Content starts
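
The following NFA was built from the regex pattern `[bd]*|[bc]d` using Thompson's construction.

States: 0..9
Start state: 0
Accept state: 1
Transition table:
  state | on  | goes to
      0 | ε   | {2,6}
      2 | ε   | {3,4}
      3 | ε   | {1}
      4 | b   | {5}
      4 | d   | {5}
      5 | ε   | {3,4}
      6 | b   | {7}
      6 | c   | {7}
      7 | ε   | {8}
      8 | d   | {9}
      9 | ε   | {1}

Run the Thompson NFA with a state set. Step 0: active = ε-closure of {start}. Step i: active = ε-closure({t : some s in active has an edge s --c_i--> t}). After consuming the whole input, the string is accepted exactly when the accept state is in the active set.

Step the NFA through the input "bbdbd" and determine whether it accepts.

Answer: ACCEPT

Steps:
S₀ = ε-closure({0}) = {0,1,2,3,4,6}
'b' @ 1: {1,3,4,5,7,8}  ✓accept
'b' @ 2: {1,3,4,5}  ✓accept
'd' @ 3: {1,3,4,5}  ✓accept
'b' @ 4: {1,3,4,5}  ✓accept
'd' @ 5: {1,3,4,5}  ✓accept
after full input: {1,3,4,5}  (accept=1 in)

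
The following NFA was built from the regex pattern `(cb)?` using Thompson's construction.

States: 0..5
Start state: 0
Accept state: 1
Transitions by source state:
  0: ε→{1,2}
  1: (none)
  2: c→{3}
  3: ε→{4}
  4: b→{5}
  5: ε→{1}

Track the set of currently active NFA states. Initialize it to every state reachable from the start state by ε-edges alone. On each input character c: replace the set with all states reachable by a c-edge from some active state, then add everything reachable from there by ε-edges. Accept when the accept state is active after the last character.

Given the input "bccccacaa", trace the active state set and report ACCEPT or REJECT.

Answer: REJECT

Steps:
initial (ε-close {0}): {0,1,2}
'b' @ 1: {}  — no active states
rest 'ccccacaa' ignored (set empty)
final: {}; accept 1 not in set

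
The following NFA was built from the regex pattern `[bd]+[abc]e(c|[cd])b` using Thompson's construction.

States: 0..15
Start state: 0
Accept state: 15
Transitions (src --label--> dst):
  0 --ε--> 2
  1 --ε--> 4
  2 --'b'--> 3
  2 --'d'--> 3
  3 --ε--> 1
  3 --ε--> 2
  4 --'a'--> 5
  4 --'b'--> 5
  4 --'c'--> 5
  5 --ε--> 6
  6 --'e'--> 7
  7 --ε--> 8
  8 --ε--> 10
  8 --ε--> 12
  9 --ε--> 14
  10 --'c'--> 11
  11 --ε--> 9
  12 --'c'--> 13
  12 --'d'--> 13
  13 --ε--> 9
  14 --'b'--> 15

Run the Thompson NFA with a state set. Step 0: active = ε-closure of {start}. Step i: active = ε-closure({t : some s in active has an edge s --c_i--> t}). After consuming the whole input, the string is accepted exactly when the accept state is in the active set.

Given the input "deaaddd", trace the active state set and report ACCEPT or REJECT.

Answer: REJECT

Derivation:
S₀ = ε-closure({0}) = {0,2}
'd' @ 1: {1,2,3,4}
'e' @ 2: {}  — state set empty
rest 'aaddd' ignored (set empty)
final: {}; accept 15 not in set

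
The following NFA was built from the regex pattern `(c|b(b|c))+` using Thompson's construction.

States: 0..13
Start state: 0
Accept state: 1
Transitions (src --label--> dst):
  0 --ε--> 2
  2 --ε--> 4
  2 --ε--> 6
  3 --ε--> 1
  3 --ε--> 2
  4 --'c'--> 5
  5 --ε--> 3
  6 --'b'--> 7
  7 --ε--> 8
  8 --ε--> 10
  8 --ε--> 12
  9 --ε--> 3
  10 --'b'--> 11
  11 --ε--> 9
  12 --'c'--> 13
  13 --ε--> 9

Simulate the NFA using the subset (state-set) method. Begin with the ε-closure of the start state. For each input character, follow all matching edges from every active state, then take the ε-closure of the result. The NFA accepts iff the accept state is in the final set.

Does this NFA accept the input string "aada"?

initial (ε-close {0}): {0,2,4,6}
'a' @ 1: {}  — dead — no transitions
rest 'ada' ignored (set empty)
after full input: {}  (accept=1 not in)

Answer: REJECT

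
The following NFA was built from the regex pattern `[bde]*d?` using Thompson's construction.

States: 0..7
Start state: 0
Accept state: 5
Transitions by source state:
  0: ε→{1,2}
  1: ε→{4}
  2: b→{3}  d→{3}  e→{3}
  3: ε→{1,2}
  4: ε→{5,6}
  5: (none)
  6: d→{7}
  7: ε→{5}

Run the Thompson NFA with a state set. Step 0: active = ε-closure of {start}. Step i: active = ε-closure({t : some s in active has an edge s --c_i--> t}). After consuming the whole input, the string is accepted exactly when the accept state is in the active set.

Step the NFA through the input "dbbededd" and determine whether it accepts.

S₀ = ε-closure({0}) = {0,1,2,4,5,6}
'd' @ 1: {1,2,3,4,5,6,7}  (accept∈set)
'b' @ 2: {1,2,3,4,5,6}  (accept∈set)
'b' @ 3: {1,2,3,4,5,6}  (accept∈set)
'e' @ 4: {1,2,3,4,5,6}  (accept∈set)
'd' @ 5: {1,2,3,4,5,6,7}  (accept∈set)
'e' @ 6: {1,2,3,4,5,6}  (accept∈set)
'd' @ 7: {1,2,3,4,5,6,7}  (accept∈set)
'd' @ 8: {1,2,3,4,5,6,7}  (accept∈set)
final: {1,2,3,4,5,6,7}; accept 5 in set

Answer: ACCEPT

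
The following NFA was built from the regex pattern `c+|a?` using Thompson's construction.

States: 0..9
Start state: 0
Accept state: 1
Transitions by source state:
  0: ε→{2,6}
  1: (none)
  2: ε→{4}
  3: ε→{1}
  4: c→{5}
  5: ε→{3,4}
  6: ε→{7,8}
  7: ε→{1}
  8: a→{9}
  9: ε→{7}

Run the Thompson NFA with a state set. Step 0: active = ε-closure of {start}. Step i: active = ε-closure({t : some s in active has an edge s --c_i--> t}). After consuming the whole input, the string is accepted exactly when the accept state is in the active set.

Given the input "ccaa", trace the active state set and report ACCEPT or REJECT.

start: ε-closure({0}) = {0,1,2,4,6,7,8}
'c' @ 1: {1,3,4,5}  (accept∈set)
'c' @ 2: {1,3,4,5}  (accept∈set)
'a' @ 3: {}  — dead — no transitions
rest 'a' ignored (set empty)
after full input: {}  (accept=1 not in)

Answer: REJECT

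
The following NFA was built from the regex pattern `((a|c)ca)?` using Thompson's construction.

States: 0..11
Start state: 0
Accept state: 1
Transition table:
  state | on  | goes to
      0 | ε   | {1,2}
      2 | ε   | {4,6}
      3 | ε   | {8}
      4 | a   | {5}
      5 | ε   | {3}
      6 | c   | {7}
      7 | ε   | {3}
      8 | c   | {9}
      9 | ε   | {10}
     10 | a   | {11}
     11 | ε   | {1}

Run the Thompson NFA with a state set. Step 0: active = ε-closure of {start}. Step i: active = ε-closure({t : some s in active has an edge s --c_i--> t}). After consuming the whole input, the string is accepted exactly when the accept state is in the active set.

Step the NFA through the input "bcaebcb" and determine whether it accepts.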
Content ends
### WHAT TO DO
Your answer must be the full set of entries, copied exactly.

### OUTPUT BELOW
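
The following NFA was built from the regex pattern `[bd]*|[bc]d` using Thompson's construction.

States: 0..9
Start state: 0
Accept state: 1
Transition table:
  state | on  | goes to
      0 | ε   | {2,6}
      2 | ε   | {3,4}
      3 | ε   | {1}
      4 | b   | {5}
      4 | d   | {5}
      5 | ε   | {3,4}
      6 | b   | {7}
      6 | c   | {7}
      7 | ε   | {8}
      8 | d   | {9}
      9 | ε   | {1}

Run the Thompson NFA with a state set. Step 0: active = ε-closure of {start}. Step i: active = ε-closure({t : some s in active has an edge s --c_i--> t}). After consuming the whole input, the string is accepted exactly when the accept state is in the active set.

Step the NFA through the input "bbdbd" and determine whether it accepts.

Answer: ACCEPT

Steps:
S₀ = ε-closure({0}) = {0,1,2,3,4,6}
'b' @ 1: {1,3,4,5,7,8}  ✓accept
'b' @ 2: {1,3,4,5}  ✓accept
'd' @ 3: {1,3,4,5}  ✓accept
'b' @ 4: {1,3,4,5}  ✓accept
'd' @ 5: {1,3,4,5}  ✓accept
after full input: {1,3,4,5}  (accept=1 in)

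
The following NFA was built from the regex pattern `(cb)?` using Thompson's construction.

States: 0..5
Start state: 0
Accept state: 1
Transitions by source state:
  0: ε→{1,2}
  1: (none)
  2: c→{3}
  3: ε→{4}
  4: b→{5}
  5: ε→{1}

Track the set of currently active NFA states. Initialize it to every state reachable from the start state by ε-edges alone. On each input character c: replace the set with all states reachable by a c-edge from some active state, then add everything reachable from there by ε-edges. Accept when the accept state is active after the last character.

Given the input "bccccacaa", trace the active state set and report ACCEPT or REJECT.

Answer: REJECT

Steps:
initial (ε-close {0}): {0,1,2}
'b' @ 1: {}  — no active states
rest 'ccccacaa' ignored (set empty)
final: {}; accept 1 not in set

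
The following NFA was built from the regex pattern `[bd]+[abc]e(c|[cd])b` using Thompson's construction.

States: 0..15
Start state: 0
Accept state: 15
Transitions (src --label--> dst):
  0 --ε--> 2
  1 --ε--> 4
  2 --'b'--> 3
  2 --'d'--> 3
  3 --ε--> 1
  3 --ε--> 2
  4 --'a'--> 5
  4 --'b'--> 5
  4 --'c'--> 5
  5 --ε--> 6
  6 --'e'--> 7
  7 --ε--> 8
  8 --ε--> 10
  8 --ε--> 12
  9 --ε--> 14
  10 --'c'--> 11
  11 --ε--> 9
  12 --'c'--> 13
  12 --'d'--> 13
  13 --ε--> 9
  14 --'b'--> 15

Run the Thompson NFA with a state set. Step 0: active = ε-closure of {start}. Step i: active = ε-closure({t : some s in active has an edge s --c_i--> t}). After consuming the whole input, the string is accepted exactly when the accept state is in the active set.

Given the input "deaaddd", trace the active state set and report ACCEPT or REJECT.

Answer: REJECT

Derivation:
S₀ = ε-closure({0}) = {0,2}
'd' @ 1: {1,2,3,4}
'e' @ 2: {}  — state set empty
rest 'aaddd' ignored (set empty)
final: {}; accept 15 not in set

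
The following NFA was built from the regex pattern `(c|b(b|c))+` using Thompson's construction.

States: 0..13
Start state: 0
Accept state: 1
Transitions (src --label--> dst):
  0 --ε--> 2
  2 --ε--> 4
  2 --ε--> 6
  3 --ε--> 1
  3 --ε--> 2
  4 --'c'--> 5
  5 --ε--> 3
  6 --'b'--> 7
  7 --ε--> 8
  8 --ε--> 10
  8 --ε--> 12
  9 --ε--> 3
  10 --'b'--> 11
  11 --ε--> 9
  12 --'c'--> 13
  13 --ε--> 9

Simulate the NFA using the subset (state-set) method. Begin with the ε-closure of the start state. For each input character, follow all matching edges from every active state, then take the ε-closure of the result. The NFA accepts iff the accept state is in the final set.

Does this NFA accept the input string "aada"?

initial (ε-close {0}): {0,2,4,6}
'a' @ 1: {}  — dead — no transitions
rest 'ada' ignored (set empty)
after full input: {}  (accept=1 not in)

Answer: REJECT

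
The following NFA was built from the regex pattern `[bde]*d?` using Thompson's construction.

States: 0..7
Start state: 0
Accept state: 5
Transitions by source state:
  0: ε→{1,2}
  1: ε→{4}
  2: b→{3}  d→{3}  e→{3}
  3: ε→{1,2}
  4: ε→{5,6}
  5: (none)
  6: d→{7}
  7: ε→{5}

Run the Thompson NFA with a state set. Step 0: active = ε-closure of {start}. Step i: active = ε-closure({t : some s in active has an edge s --c_i--> t}). After consuming the whole input, the string is accepted exactly when the accept state is in the active set.

Step the NFA through the input "dbbededd" and determine whether it accepts.

S₀ = ε-closure({0}) = {0,1,2,4,5,6}
'd' @ 1: {1,2,3,4,5,6,7}  (accept∈set)
'b' @ 2: {1,2,3,4,5,6}  (accept∈set)
'b' @ 3: {1,2,3,4,5,6}  (accept∈set)
'e' @ 4: {1,2,3,4,5,6}  (accept∈set)
'd' @ 5: {1,2,3,4,5,6,7}  (accept∈set)
'e' @ 6: {1,2,3,4,5,6}  (accept∈set)
'd' @ 7: {1,2,3,4,5,6,7}  (accept∈set)
'd' @ 8: {1,2,3,4,5,6,7}  (accept∈set)
final: {1,2,3,4,5,6,7}; accept 5 in set

Answer: ACCEPT

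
The following NFA was built from the regex pattern `c+|a?` using Thompson's construction.

States: 0..9
Start state: 0
Accept state: 1
Transitions by source state:
  0: ε→{2,6}
  1: (none)
  2: ε→{4}
  3: ε→{1}
  4: c→{5}
  5: ε→{3,4}
  6: ε→{7,8}
  7: ε→{1}
  8: a→{9}
  9: ε→{7}

Run the Thompson NFA with a state set. Step 0: active = ε-closure of {start}. Step i: active = ε-closure({t : some s in active has an edge s --c_i--> t}). After consuming the whole input, the string is accepted exactly when the accept state is in the active set.

Given the input "ccaa", trace the active state set and report ACCEPT or REJECT.

start: ε-closure({0}) = {0,1,2,4,6,7,8}
'c' @ 1: {1,3,4,5}  (accept∈set)
'c' @ 2: {1,3,4,5}  (accept∈set)
'a' @ 3: {}  — dead — no transitions
rest 'a' ignored (set empty)
after full input: {}  (accept=1 not in)

Answer: REJECT

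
The following NFA was built from the regex pattern `((a|c)ca)?` using Thompson's construction.

States: 0..11
Start state: 0
Accept state: 1
Transition table:
  state | on  | goes to
      0 | ε   | {1,2}
      2 | ε   | {4,6}
      3 | ε   | {8}
      4 | a   | {5}
      5 | ε   | {3}
      6 | c   | {7}
      7 | ε   | {3}
      8 | c   | {9}
      9 | ε   | {10}
     10 | a   | {11}
     11 | ε   | {1}

Run the Thompson NFA with a state set. Step 0: active = ε-closure of {start}. Step i: active = ε-closure({t : some s in active has an edge s --c_i--> t}). After consuming the whole input, the string is accepted exactly when the accept state is in the active set.

Step the NFA through the input "bcaebcb" and determine whether it accepts.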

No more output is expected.